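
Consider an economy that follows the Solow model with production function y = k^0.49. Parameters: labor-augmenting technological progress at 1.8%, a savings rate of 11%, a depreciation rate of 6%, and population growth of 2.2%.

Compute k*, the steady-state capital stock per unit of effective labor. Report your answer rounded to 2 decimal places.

Steady state requires s·f(k) = (n + g + δ)·k, i.e. s·k^α = (n + g + δ)·k.
Dividing both sides by k: k^(1−α) = s / (n + g + δ).
k^0.51 = 0.11 / (0.022 + 0.018 + 0.060) = 0.11 / 0.100 = 1.1000
k* = 1.1000^(1/0.51) ≈ 1.2055

k* ≈ 1.21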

● ● ● ●

**Task to complete**
Word-for-word copies of all the records are required.

**Written answer**
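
Consider an economy that follows the Solow model with production function y = k^0.49. Parameters: labor-augmenting technological progress at 1.8%, a savings rate of 11%, a depreciation rate of 6%, and population growth of 2.2%.

Compute k*, the steady-state capital stock per unit of effective labor. Report your answer rounded to 2 decimal places.

Steady state requires s·f(k) = (n + g + δ)·k, i.e. s·k^α = (n + g + δ)·k.
Dividing both sides by k: k^(1−α) = s / (n + g + δ).
k^0.51 = 0.11 / (0.022 + 0.018 + 0.060) = 0.11 / 0.100 = 1.1000
k* = 1.1000^(1/0.51) ≈ 1.2055

k* ≈ 1.21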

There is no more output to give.